WORK REQUIRED: Print the line containing "Prior shares of population" and every line after it exactly as written, through the end of the records.

Stored items:
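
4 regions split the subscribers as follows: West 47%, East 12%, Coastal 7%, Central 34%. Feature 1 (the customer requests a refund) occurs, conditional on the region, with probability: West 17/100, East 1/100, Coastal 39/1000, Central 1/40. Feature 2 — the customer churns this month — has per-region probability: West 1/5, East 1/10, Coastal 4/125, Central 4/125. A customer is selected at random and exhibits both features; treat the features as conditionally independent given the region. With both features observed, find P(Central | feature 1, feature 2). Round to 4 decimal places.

0.0165

Prior × likelihood for each hypothesis:
  West: 0.47 × 0.17 × 0.2 = 0.01598
  East: 0.12 × 0.01 × 0.1 = 0.00012
  Coastal: 0.07 × 0.039 × 0.032 = 0.00008736
  Central: 0.34 × 0.025 × 0.032 = 0.000272
Total = 0.01645936.
P(Central | evidence) = 0.000272 / 0.01645936 ≈ 0.0165.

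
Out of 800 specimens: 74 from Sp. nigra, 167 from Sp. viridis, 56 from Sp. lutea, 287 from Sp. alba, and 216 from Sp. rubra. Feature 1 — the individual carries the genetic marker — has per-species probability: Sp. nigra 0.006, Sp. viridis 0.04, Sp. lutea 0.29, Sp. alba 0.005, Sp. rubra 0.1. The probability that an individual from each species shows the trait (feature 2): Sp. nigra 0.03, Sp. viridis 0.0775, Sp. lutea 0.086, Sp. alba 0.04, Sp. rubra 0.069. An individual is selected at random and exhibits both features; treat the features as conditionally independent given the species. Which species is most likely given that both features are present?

Unnormalized posteriors (prior × likelihood):
  Sp. nigra: 0.0925 × 0.006 × 0.03 = 0.00001665
  Sp. viridis: 0.20875 × 0.04 × 0.0775 = 0.000647125
  Sp. lutea: 0.07 × 0.29 × 0.086 = 0.0017458
  Sp. alba: 0.35875 × 0.005 × 0.04 = 0.00007175
  Sp. rubra: 0.27 × 0.1 × 0.069 = 0.001863
Total = 0.004344325.
Largest term belongs to Sp. rubra, so Sp. rubra is most probable.

Sp. rubra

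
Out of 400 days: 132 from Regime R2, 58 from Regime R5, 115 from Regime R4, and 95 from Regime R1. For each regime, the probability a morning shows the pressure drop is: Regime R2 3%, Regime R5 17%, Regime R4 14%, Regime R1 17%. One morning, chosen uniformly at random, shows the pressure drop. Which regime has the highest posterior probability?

Prior × likelihood for each hypothesis:
  Regime R2: 0.33 × 0.03 = 0.0099
  Regime R5: 0.145 × 0.17 = 0.02465
  Regime R4: 0.2875 × 0.14 = 0.04025
  Regime R1: 0.2375 × 0.17 = 0.040375
Sum = 0.115175.
Largest term belongs to Regime R1, so Regime R1 is most probable.

Regime R1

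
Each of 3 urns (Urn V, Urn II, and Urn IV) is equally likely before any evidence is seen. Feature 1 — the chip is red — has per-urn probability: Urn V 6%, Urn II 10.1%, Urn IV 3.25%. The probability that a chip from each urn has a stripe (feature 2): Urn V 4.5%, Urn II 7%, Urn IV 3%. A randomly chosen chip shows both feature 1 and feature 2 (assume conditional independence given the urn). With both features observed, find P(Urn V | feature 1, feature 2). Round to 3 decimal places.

0.251

Since the prior is uniform, the posterior is proportional to the likelihood:
  Urn V: 0.06 × 0.045 = 0.0027
  Urn II: 0.101 × 0.07 = 0.00707
  Urn IV: 0.0325 × 0.03 = 0.000975
Normalizing constant = 0.010745.
P(Urn V | evidence) = 0.0027 / 0.010745 ≈ 0.251.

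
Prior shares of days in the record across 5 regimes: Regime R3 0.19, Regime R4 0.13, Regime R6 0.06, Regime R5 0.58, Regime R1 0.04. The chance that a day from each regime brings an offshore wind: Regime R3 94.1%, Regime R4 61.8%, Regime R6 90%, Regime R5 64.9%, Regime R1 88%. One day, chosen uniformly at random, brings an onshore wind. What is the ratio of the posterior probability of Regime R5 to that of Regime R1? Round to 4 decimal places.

Taking complements, P(onshore | each) = Regime R3 0.059, Regime R4 0.382, Regime R6 0.1, Regime R5 0.351, Regime R1 0.12.
By Bayes' rule, posterior ∝ prior × likelihood:
  Regime R3: 0.19 × 0.059 = 0.01121
  Regime R4: 0.13 × 0.382 = 0.04966
  Regime R6: 0.06 × 0.1 = 0.006
  Regime R5: 0.58 × 0.351 = 0.20358
  Regime R1: 0.04 × 0.12 = 0.0048
Sum = 0.27525.
The ratio is 0.20358 / 0.0048 (the normalizer cancels) = 42.4125.

42.4125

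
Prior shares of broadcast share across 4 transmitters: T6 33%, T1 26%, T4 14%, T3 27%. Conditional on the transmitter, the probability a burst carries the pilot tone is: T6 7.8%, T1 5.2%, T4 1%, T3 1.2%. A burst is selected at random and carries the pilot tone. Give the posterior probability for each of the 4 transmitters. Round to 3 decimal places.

T6 0.586, T1 0.308, T4 0.032, T3 0.074

Unnormalized posteriors (prior × likelihood):
  T6: 0.33 × 0.078 = 0.02574
  T1: 0.26 × 0.052 = 0.01352
  T4: 0.14 × 0.01 = 0.0014
  T3: 0.27 × 0.012 = 0.00324
Total = 0.0439.
P(T6 | pilot) = 0.02574/0.0439 ≈ 0.586
P(T1 | pilot) = 0.01352/0.0439 ≈ 0.308
P(T4 | pilot) = 0.0014/0.0439 ≈ 0.032
P(T3 | pilot) = 0.00324/0.0439 ≈ 0.074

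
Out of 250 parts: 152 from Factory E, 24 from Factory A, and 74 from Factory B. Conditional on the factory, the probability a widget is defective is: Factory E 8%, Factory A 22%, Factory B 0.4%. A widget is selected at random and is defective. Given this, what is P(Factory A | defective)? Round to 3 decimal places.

0.298

By Bayes' rule, posterior ∝ prior × likelihood:
  Factory E: 0.608 × 0.08 = 0.04864
  Factory A: 0.096 × 0.22 = 0.02112
  Factory B: 0.296 × 0.004 = 0.001184
Normalizing constant = 0.070944.
P(Factory A | evidence) = 0.02112 / 0.070944 ≈ 0.298.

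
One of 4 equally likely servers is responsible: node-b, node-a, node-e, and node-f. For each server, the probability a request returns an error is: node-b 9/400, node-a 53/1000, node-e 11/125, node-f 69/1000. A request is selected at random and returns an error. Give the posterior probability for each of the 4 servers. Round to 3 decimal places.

Since the prior is uniform, the posterior is proportional to the likelihood:
  node-b: 0.0225
  node-a: 0.053
  node-e: 0.088
  node-f: 0.069
Normalizing constant = 0.2325.
P(node-b | error) = 0.0225/0.2325 ≈ 0.097
P(node-a | error) = 0.053/0.2325 ≈ 0.228
P(node-e | error) = 0.088/0.2325 ≈ 0.378
P(node-f | error) = 0.069/0.2325 ≈ 0.297

node-b 0.097, node-a 0.228, node-e 0.378, node-f 0.297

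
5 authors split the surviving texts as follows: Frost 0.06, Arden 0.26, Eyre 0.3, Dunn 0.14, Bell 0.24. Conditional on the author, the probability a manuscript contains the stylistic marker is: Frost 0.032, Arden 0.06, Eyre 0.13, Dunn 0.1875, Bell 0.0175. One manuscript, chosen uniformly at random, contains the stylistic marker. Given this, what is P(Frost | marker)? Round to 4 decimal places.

Prior × likelihood for each hypothesis:
  Frost: 0.06 × 0.032 = 0.00192
  Arden: 0.26 × 0.06 = 0.0156
  Eyre: 0.3 × 0.13 = 0.039
  Dunn: 0.14 × 0.1875 = 0.02625
  Bell: 0.24 × 0.0175 = 0.0042
Total = 0.08697.
P(Frost | evidence) = 0.00192 / 0.08697 ≈ 0.0221.

0.0221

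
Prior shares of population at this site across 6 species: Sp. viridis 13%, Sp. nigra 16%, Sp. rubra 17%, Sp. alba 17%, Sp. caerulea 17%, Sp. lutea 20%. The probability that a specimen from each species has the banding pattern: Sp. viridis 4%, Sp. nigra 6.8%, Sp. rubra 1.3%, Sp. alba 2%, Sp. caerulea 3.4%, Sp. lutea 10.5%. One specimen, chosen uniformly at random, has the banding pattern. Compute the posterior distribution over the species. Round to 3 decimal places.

By Bayes' rule, posterior ∝ prior × likelihood:
  Sp. viridis: 0.13 × 0.04 = 0.0052
  Sp. nigra: 0.16 × 0.068 = 0.01088
  Sp. rubra: 0.17 × 0.013 = 0.00221
  Sp. alba: 0.17 × 0.02 = 0.0034
  Sp. caerulea: 0.17 × 0.034 = 0.00578
  Sp. lutea: 0.2 × 0.105 = 0.021
Sum = 0.04847.
P(Sp. viridis | banded) = 0.0052/0.04847 ≈ 0.107
P(Sp. nigra | banded) = 0.01088/0.04847 ≈ 0.224
P(Sp. rubra | banded) = 0.00221/0.04847 ≈ 0.046
P(Sp. alba | banded) = 0.0034/0.04847 ≈ 0.070
P(Sp. caerulea | banded) = 0.00578/0.04847 ≈ 0.119
P(Sp. lutea | banded) = 0.021/0.04847 ≈ 0.433

Sp. viridis 0.107, Sp. nigra 0.224, Sp. rubra 0.046, Sp. alba 0.070, Sp. caerulea 0.119, Sp. lutea 0.433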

RESULT OF THE EXERCISE:
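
Prior shares of population at this site across 6 species: Sp. viridis 13%, Sp. nigra 16%, Sp. rubra 17%, Sp. alba 17%, Sp. caerulea 17%, Sp. lutea 20%. The probability that a specimen from each species has the banding pattern: Sp. viridis 4%, Sp. nigra 6.8%, Sp. rubra 1.3%, Sp. alba 2%, Sp. caerulea 3.4%, Sp. lutea 10.5%. One specimen, chosen uniformly at random, has the banding pattern. Compute the posterior distribution over the species. Round to 3 decimal places.

By Bayes' rule, posterior ∝ prior × likelihood:
  Sp. viridis: 0.13 × 0.04 = 0.0052
  Sp. nigra: 0.16 × 0.068 = 0.01088
  Sp. rubra: 0.17 × 0.013 = 0.00221
  Sp. alba: 0.17 × 0.02 = 0.0034
  Sp. caerulea: 0.17 × 0.034 = 0.00578
  Sp. lutea: 0.2 × 0.105 = 0.021
Sum = 0.04847.
P(Sp. viridis | banded) = 0.0052/0.04847 ≈ 0.107
P(Sp. nigra | banded) = 0.01088/0.04847 ≈ 0.224
P(Sp. rubra | banded) = 0.00221/0.04847 ≈ 0.046
P(Sp. alba | banded) = 0.0034/0.04847 ≈ 0.070
P(Sp. caerulea | banded) = 0.00578/0.04847 ≈ 0.119
P(Sp. lutea | banded) = 0.021/0.04847 ≈ 0.433

Sp. viridis 0.107, Sp. nigra 0.224, Sp. rubra 0.046, Sp. alba 0.070, Sp. caerulea 0.119, Sp. lutea 0.433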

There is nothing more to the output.